→ **TASK ITEM**:
Report every line of the records beneath this task that holds the string "most".

---------- DATA FOR THIS TASK ----------

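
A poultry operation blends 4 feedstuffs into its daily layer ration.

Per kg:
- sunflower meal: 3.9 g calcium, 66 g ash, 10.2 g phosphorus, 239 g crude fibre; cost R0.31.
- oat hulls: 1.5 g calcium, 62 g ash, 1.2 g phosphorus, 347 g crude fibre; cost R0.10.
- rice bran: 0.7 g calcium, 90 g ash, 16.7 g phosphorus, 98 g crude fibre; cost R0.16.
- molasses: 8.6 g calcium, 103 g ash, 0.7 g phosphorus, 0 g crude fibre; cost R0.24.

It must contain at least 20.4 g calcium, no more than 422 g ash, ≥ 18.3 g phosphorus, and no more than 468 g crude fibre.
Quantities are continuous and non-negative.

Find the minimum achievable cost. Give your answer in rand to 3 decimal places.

R0.710

Let x1 = kg of sunflower meal, x2 = kg of oat hulls, x3 = kg of rice bran, x4 = kg of molasses.
min 0.31x1 + 0.1x2 + 0.16x3 + 0.24x4 subject to:
  3.9x1 + 1.5x2 + 0.7x3 + 8.6x4 ≥ 20.4   (calcium)
  66x1 + 62x2 + 90x3 + 103x4 ≤ 422   (ash)
  10.2x1 + 1.2x2 + 16.7x3 + 0.7x4 ≥ 18.3   (phosphorus)
  239x1 + 347x2 + 98x3 ≤ 468   (crude fibre)
  x1, x2, x3, x4 ≥ 0.
At the optimum only rice bran, molasses are positive (sunflower meal, oat hulls = 0). There the calcium and phosphorus constraints are tight.
Solving gives x3 = 0.9998, x4 = 2.291.
Hence cost = 0.16·0.9998 + 0.24·2.291 = R0.70981.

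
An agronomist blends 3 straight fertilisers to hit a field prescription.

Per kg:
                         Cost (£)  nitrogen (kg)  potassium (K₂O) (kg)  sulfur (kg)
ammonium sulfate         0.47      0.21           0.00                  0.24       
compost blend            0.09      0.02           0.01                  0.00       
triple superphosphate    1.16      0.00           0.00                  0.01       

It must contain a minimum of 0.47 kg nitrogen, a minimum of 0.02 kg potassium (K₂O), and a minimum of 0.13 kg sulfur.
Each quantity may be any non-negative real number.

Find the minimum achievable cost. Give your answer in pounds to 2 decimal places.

Let x1 = kg of ammonium sulfate, x2 = kg of compost blend, x3 = kg of triple superphosphate.
Minimise 0.47x1 + 0.09x2 + 1.16x3 subject to:
  0.21x1 + 0.02x2 ≥ 0.47   (nitrogen)
  0.01x2 ≥ 0.02   (potassium (K₂O))
  0.24x1 + 0.01x3 ≥ 0.13   (sulfur)
  x1, x2, x3 ≥ 0.
The optimal basis is {ammonium sulfate, compost blend}; triple superphosphate drops out. There the nitrogen and potassium (K₂O) constraints are tight.
Optimal quantities: ammonium sulfate = 2.048 kg, compost blend = 2 kg.
Objective = 0.47·2.048 + 0.09·2 = 1.1426.

£1.14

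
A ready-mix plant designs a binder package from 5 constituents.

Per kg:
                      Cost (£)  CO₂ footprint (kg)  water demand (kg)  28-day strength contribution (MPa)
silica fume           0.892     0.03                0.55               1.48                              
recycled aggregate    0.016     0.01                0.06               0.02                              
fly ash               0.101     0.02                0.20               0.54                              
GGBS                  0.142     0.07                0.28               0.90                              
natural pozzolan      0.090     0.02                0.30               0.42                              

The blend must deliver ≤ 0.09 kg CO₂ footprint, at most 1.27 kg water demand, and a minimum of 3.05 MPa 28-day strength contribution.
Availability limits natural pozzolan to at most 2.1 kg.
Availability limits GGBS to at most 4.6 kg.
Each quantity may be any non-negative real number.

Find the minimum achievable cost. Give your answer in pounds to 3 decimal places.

£1.140

Let x1 = kg of silica fume, x2 = kg of recycled aggregate, x3 = kg of fly ash, x4 = kg of GGBS, x5 = kg of natural pozzolan.
Minimise 0.892x1 + 0.016x2 + 0.101x3 + 0.142x4 + 0.09x5 with:
  0.03x1 + 0.01x2 + 0.02x3 + 0.07x4 + 0.02x5 ≤ 0.09   (CO₂ footprint)
  0.55x1 + 0.06x2 + 0.2x3 + 0.28x4 + 0.3x5 ≤ 1.27   (water demand)
  1.48x1 + 0.02x2 + 0.54x3 + 0.9x4 + 0.42x5 ≥ 3.05   (28-day strength contribution)
  x5 ≤ 2.1
  x4 ≤ 4.6
  x1, x2, x3, x4, x5 ≥ 0.
The cheapest feasible vertex uses only silica fume, fly ash; recycled aggregate, GGBS, natural pozzolan are not used. The CO₂ footprint and 28-day strength contribution requirements are met with equality.
Optimal quantities: silica fume = 0.9254 kg, fly ash = 3.112 kg.
Total cost: 0.892·0.9254 + 0.101·3.112 = 1.13977.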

----------

→ **FINISHED EXERCISE**:
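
The blend must deliver ≤ 0.09 kg CO₂ footprint, at most 1.27 kg water demand, and a minimum of 3.05 MPa 28-day strength contribution.
Availability limits natural pozzolan to at most 2.1 kg.
Availability limits GGBS to at most 4.6 kg.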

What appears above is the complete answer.